== YOUR GOAL ==
Write out the data in full, exactly as shown.

== RECORDS FOR THE TASK ==
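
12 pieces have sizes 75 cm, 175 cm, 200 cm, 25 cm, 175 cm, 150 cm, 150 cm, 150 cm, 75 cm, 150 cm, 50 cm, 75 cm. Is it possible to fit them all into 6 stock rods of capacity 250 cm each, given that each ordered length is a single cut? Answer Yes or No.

Total = 1450 cm; ⌈1450/250⌉ = 6.
7 pieces each exceed half the capacity and cannot share a stock rod, forcing at least 7 stock rods.
At least 7 stock rods are required, but only 6 are allowed.

No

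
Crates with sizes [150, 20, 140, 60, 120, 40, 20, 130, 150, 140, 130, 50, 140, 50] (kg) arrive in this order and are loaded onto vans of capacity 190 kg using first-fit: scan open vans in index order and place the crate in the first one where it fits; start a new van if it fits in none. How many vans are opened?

  150 → van 1 (new)  [load 150/190]
  20 → van 1  [load 170/190]
  140 → van 2 (new)  [load 140/190]
  60 → van 3 (new)  [load 60/190]
  120 → van 3  [load 180/190]
  40 → van 2  [load 180/190]
  20 → van 1  [load 190/190]
  130 → van 4 (new)  [load 130/190]
  150 → van 5 (new)  [load 150/190]
  140 → van 6 (new)  [load 140/190]
  130 → van 7 (new)  [load 130/190]
  50 → van 4  [load 180/190]
  140 → van 8 (new)  [load 140/190]
  50 → van 6  [load 190/190]
8 vans opened.

8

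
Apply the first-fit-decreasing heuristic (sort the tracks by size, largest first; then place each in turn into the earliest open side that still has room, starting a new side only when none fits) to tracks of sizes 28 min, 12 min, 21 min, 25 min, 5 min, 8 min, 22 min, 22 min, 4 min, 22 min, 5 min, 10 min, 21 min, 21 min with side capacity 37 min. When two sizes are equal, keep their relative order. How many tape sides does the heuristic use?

Sorted descending: 28, 25, 22, 22, 22, 21, 21, 21, 12, 10, 8, 5, 5, 4.
  28 → side 1 (new)  [load 28/37]
  25 → side 2 (new)  [load 25/37]
  22 → side 3 (new)  [load 22/37]
  22 → side 4 (new)  [load 22/37]
  22 → side 5 (new)  [load 22/37]
  21 → side 6 (new)  [load 21/37]
  21 → side 7 (new)  [load 21/37]
  21 → side 8 (new)  [load 21/37]
  12 → side 2  [load 37/37]
  10 → side 3  [load 32/37]
  8 → side 1  [load 36/37]
  5 → side 3  [load 37/37]
  5 → side 4  [load 27/37]
  4 → side 4  [load 31/37]
8 tape sides opened.

8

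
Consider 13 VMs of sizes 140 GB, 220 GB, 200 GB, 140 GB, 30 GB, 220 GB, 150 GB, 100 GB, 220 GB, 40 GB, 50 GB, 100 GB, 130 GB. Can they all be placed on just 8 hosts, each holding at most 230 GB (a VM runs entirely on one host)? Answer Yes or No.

Total = 1740 GB; ⌈1740/230⌉ = 8.
The bound of 8 does not rule out 8, but exhaustive search shows no assignment into 8 hosts of capacity 230 GB exists — the minimum is 9.

No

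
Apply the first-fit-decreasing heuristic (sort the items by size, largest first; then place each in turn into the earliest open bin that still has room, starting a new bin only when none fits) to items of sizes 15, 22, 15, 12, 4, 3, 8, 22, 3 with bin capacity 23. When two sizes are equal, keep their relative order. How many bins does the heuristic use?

Sorted descending: 22, 22, 15, 15, 12, 8, 4, 3, 3.
  22 → bin 1 (new)  [load 22/23]
  22 → bin 2 (new)  [load 22/23]
  15 → bin 3 (new)  [load 15/23]
  15 → bin 4 (new)  [load 15/23]
  12 → bin 5 (new)  [load 12/23]
  8 → bin 3  [load 23/23]
  4 → bin 4  [load 19/23]
  3 → bin 4  [load 22/23]
  3 → bin 5  [load 15/23]
5 bins opened.

5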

== YOUR RESPONSE ==
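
12 pieces have sizes 75 cm, 175 cm, 200 cm, 25 cm, 175 cm, 150 cm, 150 cm, 150 cm, 75 cm, 150 cm, 50 cm, 75 cm. Is it possible to fit them all into 6 stock rods of capacity 250 cm each, given that each ordered length is a single cut? Answer Yes or No.

Total = 1450 cm; ⌈1450/250⌉ = 6.
7 pieces each exceed half the capacity and cannot share a stock rod, forcing at least 7 stock rods.
At least 7 stock rods are required, but only 6 are allowed.

No

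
Crates with sizes [150, 20, 140, 60, 120, 40, 20, 130, 150, 140, 130, 50, 140, 50] (kg) arrive in this order and are loaded onto vans of capacity 190 kg using first-fit: scan open vans in index order and place the crate in the first one where it fits; start a new van if it fits in none. How many vans are opened?

  150 → van 1 (new)  [load 150/190]
  20 → van 1  [load 170/190]
  140 → van 2 (new)  [load 140/190]
  60 → van 3 (new)  [load 60/190]
  120 → van 3  [load 180/190]
  40 → van 2  [load 180/190]
  20 → van 1  [load 190/190]
  130 → van 4 (new)  [load 130/190]
  150 → van 5 (new)  [load 150/190]
  140 → van 6 (new)  [load 140/190]
  130 → van 7 (new)  [load 130/190]
  50 → van 4  [load 180/190]
  140 → van 8 (new)  [load 140/190]
  50 → van 6  [load 190/190]
8 vans opened.

8

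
Apply the first-fit-decreasing heuristic (sort the tracks by size, largest first; then place each in turn into the earliest open side that still has room, starting a new side only when none fits) to tracks of sizes 28 min, 12 min, 21 min, 25 min, 5 min, 8 min, 22 min, 22 min, 4 min, 22 min, 5 min, 10 min, 21 min, 21 min with side capacity 37 min. When two sizes are equal, keep their relative order. How many tape sides does the heuristic use?

Sorted descending: 28, 25, 22, 22, 22, 21, 21, 21, 12, 10, 8, 5, 5, 4.
  28 → side 1 (new)  [load 28/37]
  25 → side 2 (new)  [load 25/37]
  22 → side 3 (new)  [load 22/37]
  22 → side 4 (new)  [load 22/37]
  22 → side 5 (new)  [load 22/37]
  21 → side 6 (new)  [load 21/37]
  21 → side 7 (new)  [load 21/37]
  21 → side 8 (new)  [load 21/37]
  12 → side 2  [load 37/37]
  10 → side 3  [load 32/37]
  8 → side 1  [load 36/37]
  5 → side 3  [load 37/37]
  5 → side 4  [load 27/37]
  4 → side 4  [load 31/37]
8 tape sides opened.

8

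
Consider 13 VMs of sizes 140 GB, 220 GB, 200 GB, 140 GB, 30 GB, 220 GB, 150 GB, 100 GB, 220 GB, 40 GB, 50 GB, 100 GB, 130 GB. Can they all be placed on just 8 hosts, each holding at most 230 GB (a VM runs entirely on one host)? Answer Yes or No.

Total = 1740 GB; ⌈1740/230⌉ = 8.
The bound of 8 does not rule out 8, but exhaustive search shows no assignment into 8 hosts of capacity 230 GB exists — the minimum is 9.

No

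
Apply the first-fit-decreasing heuristic (sort the items by size, largest first; then place each in turn into the earliest open bin that still has room, starting a new bin only when none fits) to items of sizes 15, 22, 15, 12, 4, 3, 8, 22, 3 with bin capacity 23. When two sizes are equal, keep their relative order. How many bins does the heuristic use?

Sorted descending: 22, 22, 15, 15, 12, 8, 4, 3, 3.
  22 → bin 1 (new)  [load 22/23]
  22 → bin 2 (new)  [load 22/23]
  15 → bin 3 (new)  [load 15/23]
  15 → bin 4 (new)  [load 15/23]
  12 → bin 5 (new)  [load 12/23]
  8 → bin 3  [load 23/23]
  4 → bin 4  [load 19/23]
  3 → bin 4  [load 22/23]
  3 → bin 5  [load 15/23]
5 bins opened.

5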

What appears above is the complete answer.